• [WORK REQUEST]
Find the line with "d/dd [-0.42*d - 9.3] = -0.420000000000000". Repeat it and each line after it, exactly, down to the end of the records below.

• [DATA]

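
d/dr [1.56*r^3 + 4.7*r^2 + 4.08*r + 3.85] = 4.68*r^2 + 9.4*r + 4.08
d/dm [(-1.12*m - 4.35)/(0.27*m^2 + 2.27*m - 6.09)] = (0.3024*m^2 + 2.349*m + 16.6953)/(0.0729*m^4 + 1.2258*m^3 + 1.8643*m^2 - 27.6486*m + 37.0881)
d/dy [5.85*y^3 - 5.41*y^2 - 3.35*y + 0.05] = 17.55*y^2 - 10.82*y - 3.35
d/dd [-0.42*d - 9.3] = -0.420000000000000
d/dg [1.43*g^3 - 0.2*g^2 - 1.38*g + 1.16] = 4.29*g^2 - 0.4*g - 1.38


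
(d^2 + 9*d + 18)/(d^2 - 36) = (d + 3)/(d - 6)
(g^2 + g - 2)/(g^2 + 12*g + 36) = (g^2 + g - 2)/(g^2 + 12*g + 36)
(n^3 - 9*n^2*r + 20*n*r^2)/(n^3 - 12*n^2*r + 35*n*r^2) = (-n + 4*r)/(-n + 7*r)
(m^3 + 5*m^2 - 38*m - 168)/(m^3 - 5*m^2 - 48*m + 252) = (m + 4)/(m - 6)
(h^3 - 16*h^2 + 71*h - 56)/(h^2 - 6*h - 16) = (h^2 - 8*h + 7)/(h + 2)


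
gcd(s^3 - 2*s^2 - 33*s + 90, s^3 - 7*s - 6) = s - 3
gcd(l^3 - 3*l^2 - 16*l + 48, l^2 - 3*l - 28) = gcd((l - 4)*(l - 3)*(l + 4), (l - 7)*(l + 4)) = l + 4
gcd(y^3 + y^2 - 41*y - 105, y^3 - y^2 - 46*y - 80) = y + 5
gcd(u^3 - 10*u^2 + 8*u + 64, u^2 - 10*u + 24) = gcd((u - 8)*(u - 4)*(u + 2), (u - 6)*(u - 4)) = u - 4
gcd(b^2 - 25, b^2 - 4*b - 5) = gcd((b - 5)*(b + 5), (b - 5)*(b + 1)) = b - 5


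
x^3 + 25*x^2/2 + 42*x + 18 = (x + 1/2)*(x + 6)^2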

• [RESPONSE TO THIS EXERCISE]
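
d/dd [-0.42*d - 9.3] = -0.420000000000000
d/dg [1.43*g^3 - 0.2*g^2 - 1.38*g + 1.16] = 4.29*g^2 - 0.4*g - 1.38


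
(d^2 + 9*d + 18)/(d^2 - 36) = (d + 3)/(d - 6)
(g^2 + g - 2)/(g^2 + 12*g + 36) = (g^2 + g - 2)/(g^2 + 12*g + 36)
(n^3 - 9*n^2*r + 20*n*r^2)/(n^3 - 12*n^2*r + 35*n*r^2) = (-n + 4*r)/(-n + 7*r)
(m^3 + 5*m^2 - 38*m - 168)/(m^3 - 5*m^2 - 48*m + 252) = (m + 4)/(m - 6)
(h^3 - 16*h^2 + 71*h - 56)/(h^2 - 6*h - 16) = (h^2 - 8*h + 7)/(h + 2)


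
gcd(s^3 - 2*s^2 - 33*s + 90, s^3 - 7*s - 6) = s - 3
gcd(l^3 - 3*l^2 - 16*l + 48, l^2 - 3*l - 28) = gcd((l - 4)*(l - 3)*(l + 4), (l - 7)*(l + 4)) = l + 4
gcd(y^3 + y^2 - 41*y - 105, y^3 - y^2 - 46*y - 80) = y + 5
gcd(u^3 - 10*u^2 + 8*u + 64, u^2 - 10*u + 24) = gcd((u - 8)*(u - 4)*(u + 2), (u - 6)*(u - 4)) = u - 4
gcd(b^2 - 25, b^2 - 4*b - 5) = gcd((b - 5)*(b + 5), (b - 5)*(b + 1)) = b - 5


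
x^3 + 25*x^2/2 + 42*x + 18 = (x + 1/2)*(x + 6)^2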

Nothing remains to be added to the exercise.